Task details: Return exactly and only these lines: the first of the listing through the one containing "Determine the minimum".
START Data section
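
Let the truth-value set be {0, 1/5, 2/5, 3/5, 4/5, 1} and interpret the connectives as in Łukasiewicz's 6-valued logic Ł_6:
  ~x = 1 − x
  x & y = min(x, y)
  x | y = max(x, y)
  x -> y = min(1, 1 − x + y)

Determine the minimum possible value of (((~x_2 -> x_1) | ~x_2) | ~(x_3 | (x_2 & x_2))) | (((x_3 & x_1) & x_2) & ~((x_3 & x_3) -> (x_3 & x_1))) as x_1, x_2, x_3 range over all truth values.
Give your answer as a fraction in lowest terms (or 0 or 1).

3/5

Take x_1 = 0, x_2 = 2/5, x_3 = 0:
~x_2 = ~2/5 = 3/5
~x_2 -> x_1 = 3/5 -> 0 = 2/5
~x_2 = ~2/5 = 3/5
(~x_2 -> x_1) | ~x_2 = 2/5 | 3/5 = 3/5
x_2 & x_2 = 2/5 & 2/5 = 2/5
x_3 | (x_2 & x_2) = 0 | 2/5 = 2/5
~(x_3 | (x_2 & x_2)) = ~2/5 = 3/5
((~x_2 -> x_1) | ~x_2) | ~(x_3 | (x_2 & x_2)) = 3/5 | 3/5 = 3/5
x_3 & x_1 = 0 & 0 = 0
(x_3 & x_1) & x_2 = 0 & 2/5 = 0
x_3 & x_3 = 0 & 0 = 0
x_3 & x_1 = 0 & 0 = 0
(x_3 & x_3) -> (x_3 & x_1) = 0 -> 0 = 1
~((x_3 & x_3) -> (x_3 & x_1)) = ~1 = 0
((x_3 & x_1) & x_2) & ~((x_3 & x_3) -> (x_3 & x_1)) = 0 & 0 = 0
(((~x_2 -> x_1) | ~x_2) | ~(x_3 | (x_2 & x_2))) | (((x_3 & x_1) & x_2) & ~((x_3 & x_3) -> (x_3 & x_1))) = 3/5 | 0 = 3/5
No assignment yields a value below 3/5, so this is the minimum.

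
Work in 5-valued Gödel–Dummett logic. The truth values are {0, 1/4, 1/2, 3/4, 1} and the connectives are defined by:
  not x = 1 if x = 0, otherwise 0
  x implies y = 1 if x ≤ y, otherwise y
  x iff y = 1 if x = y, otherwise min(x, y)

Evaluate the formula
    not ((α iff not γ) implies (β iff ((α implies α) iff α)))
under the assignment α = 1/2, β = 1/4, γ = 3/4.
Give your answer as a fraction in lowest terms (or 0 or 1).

0

not γ = not 3/4 = 0
α iff not γ = 1/2 iff 0 = 0
α implies α = 1/2 implies 1/2 = 1
(α implies α) iff α = 1 iff 1/2 = 1/2
β iff ((α implies α) iff α) = 1/4 iff 1/2 = 1/4
(α iff not γ) implies (β iff ((α implies α) iff α)) = 0 implies 1/4 = 1
not ((α iff not γ) implies (β iff ((α implies α) iff α))) = not 1 = 0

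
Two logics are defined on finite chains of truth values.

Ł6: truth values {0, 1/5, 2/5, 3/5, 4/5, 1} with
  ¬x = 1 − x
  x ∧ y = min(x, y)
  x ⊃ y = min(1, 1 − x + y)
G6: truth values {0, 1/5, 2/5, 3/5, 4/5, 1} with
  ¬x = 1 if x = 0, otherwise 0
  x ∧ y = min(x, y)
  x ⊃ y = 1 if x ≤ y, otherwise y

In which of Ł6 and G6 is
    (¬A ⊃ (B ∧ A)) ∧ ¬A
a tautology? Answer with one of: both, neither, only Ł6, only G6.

neither

In Ł6: at A = 0, B = 0 the value is 0 — not a tautology.
In G6: at A = 0, B = 0 the value is 0 — not a tautology.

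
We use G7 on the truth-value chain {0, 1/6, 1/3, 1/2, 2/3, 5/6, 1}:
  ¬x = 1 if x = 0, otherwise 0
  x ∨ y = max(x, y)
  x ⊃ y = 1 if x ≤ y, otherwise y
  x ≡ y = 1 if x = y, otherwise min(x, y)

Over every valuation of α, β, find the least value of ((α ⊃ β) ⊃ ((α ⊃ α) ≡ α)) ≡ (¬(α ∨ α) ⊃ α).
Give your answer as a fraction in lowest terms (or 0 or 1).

1/6

Take α = 1/6, β = 1/6:
α ⊃ β = 1/6 ⊃ 1/6 = 1
α ⊃ α = 1/6 ⊃ 1/6 = 1
(α ⊃ α) ≡ α = 1 ≡ 1/6 = 1/6
(α ⊃ β) ⊃ ((α ⊃ α) ≡ α) = 1 ⊃ 1/6 = 1/6
α ∨ α = 1/6 ∨ 1/6 = 1/6
¬(α ∨ α) = ¬1/6 = 0
¬(α ∨ α) ⊃ α = 0 ⊃ 1/6 = 1
((α ⊃ β) ⊃ ((α ⊃ α) ≡ α)) ≡ (¬(α ∨ α) ⊃ α) = 1/6 ≡ 1 = 1/6
No assignment yields a value below 1/6, so this is the minimum.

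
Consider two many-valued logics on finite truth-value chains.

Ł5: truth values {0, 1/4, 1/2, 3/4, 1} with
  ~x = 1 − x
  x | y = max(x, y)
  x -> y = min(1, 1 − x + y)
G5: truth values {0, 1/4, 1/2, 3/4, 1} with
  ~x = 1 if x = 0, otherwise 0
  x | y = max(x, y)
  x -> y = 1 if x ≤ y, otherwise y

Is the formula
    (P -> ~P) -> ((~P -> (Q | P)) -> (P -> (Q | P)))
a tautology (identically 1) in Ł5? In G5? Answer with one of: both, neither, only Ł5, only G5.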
END Data section
Solution for this exercise:
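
Let the truth-value set be {0, 1/5, 2/5, 3/5, 4/5, 1} and interpret the connectives as in Łukasiewicz's 6-valued logic Ł_6:
  ~x = 1 − x
  x & y = min(x, y)
  x | y = max(x, y)
  x -> y = min(1, 1 − x + y)

Determine the minimum possible value of (((~x_2 -> x_1) | ~x_2) | ~(x_3 | (x_2 & x_2))) | (((x_3 & x_1) & x_2) & ~((x_3 & x_3) -> (x_3 & x_1))) as x_1, x_2, x_3 range over all truth values.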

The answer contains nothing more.